Task to complete >> All of the entries are to be restated word for word.

(Saved entries)
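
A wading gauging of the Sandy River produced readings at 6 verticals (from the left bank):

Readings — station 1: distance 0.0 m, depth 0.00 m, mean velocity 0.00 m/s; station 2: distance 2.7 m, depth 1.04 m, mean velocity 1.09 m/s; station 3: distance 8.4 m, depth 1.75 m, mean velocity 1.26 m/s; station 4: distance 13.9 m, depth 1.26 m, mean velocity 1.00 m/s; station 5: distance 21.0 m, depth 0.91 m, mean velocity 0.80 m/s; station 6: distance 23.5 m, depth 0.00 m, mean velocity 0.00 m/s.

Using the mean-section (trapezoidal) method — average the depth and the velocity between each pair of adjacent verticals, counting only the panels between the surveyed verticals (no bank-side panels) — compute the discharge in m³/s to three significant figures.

Panel 1-2: Δb = 2.7 m, d̄ = (0.00+1.04)/2 = 0.52, v̄ = (0.00+1.09)/2 = 0.545 → q = 2.7×0.52×0.545 = 0.7652 m³/s
Panel 2-3: Δb = 5.7 m, d̄ = (1.04+1.75)/2 = 1.395, v̄ = (1.09+1.26)/2 = 1.175 → q = 5.7×1.395×1.175 = 9.343 m³/s
Panel 3-4: Δb = 5.5 m, d̄ = (1.75+1.26)/2 = 1.505, v̄ = (1.26+1.00)/2 = 1.13 → q = 5.5×1.505×1.13 = 9.354 m³/s
Panel 4-5: Δb = 7.1 m, d̄ = (1.26+0.91)/2 = 1.085, v̄ = (1.00+0.80)/2 = 0.9 → q = 7.1×1.085×0.9 = 6.933 m³/s
Panel 5-6: Δb = 2.5 m, d̄ = (0.91+0.00)/2 = 0.455, v̄ = (0.80+0.00)/2 = 0.4 → q = 2.5×0.455×0.4 = 0.4550 m³/s
Q = Σ q = 26.85 m³/s

26.8 m³/s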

Response area >>
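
A wading gauging of the Sandy River produced readings at 6 verticals (from the left bank):

Readings — station 1: distance 0.0 m, depth 0.00 m, mean velocity 0.00 m/s; station 2: distance 2.7 m, depth 1.04 m, mean velocity 1.09 m/s; station 3: distance 8.4 m, depth 1.75 m, mean velocity 1.26 m/s; station 4: distance 13.9 m, depth 1.26 m, mean velocity 1.00 m/s; station 5: distance 21.0 m, depth 0.91 m, mean velocity 0.80 m/s; station 6: distance 23.5 m, depth 0.00 m, mean velocity 0.00 m/s.

Using the mean-section (trapezoidal) method — average the depth and the velocity between each pair of adjacent verticals, counting only the panels between the surveyed verticals (no bank-side panels) — compute the discharge in m³/s to three significant figures.

Panel 1-2: Δb = 2.7 m, d̄ = (0.00+1.04)/2 = 0.52, v̄ = (0.00+1.09)/2 = 0.545 → q = 2.7×0.52×0.545 = 0.7652 m³/s
Panel 2-3: Δb = 5.7 m, d̄ = (1.04+1.75)/2 = 1.395, v̄ = (1.09+1.26)/2 = 1.175 → q = 5.7×1.395×1.175 = 9.343 m³/s
Panel 3-4: Δb = 5.5 m, d̄ = (1.75+1.26)/2 = 1.505, v̄ = (1.26+1.00)/2 = 1.13 → q = 5.5×1.505×1.13 = 9.354 m³/s
Panel 4-5: Δb = 7.1 m, d̄ = (1.26+0.91)/2 = 1.085, v̄ = (1.00+0.80)/2 = 0.9 → q = 7.1×1.085×0.9 = 6.933 m³/s
Panel 5-6: Δb = 2.5 m, d̄ = (0.91+0.00)/2 = 0.455, v̄ = (0.80+0.00)/2 = 0.4 → q = 2.5×0.455×0.4 = 0.4550 m³/s
Q = Σ q = 26.85 m³/s

26.8 m³/s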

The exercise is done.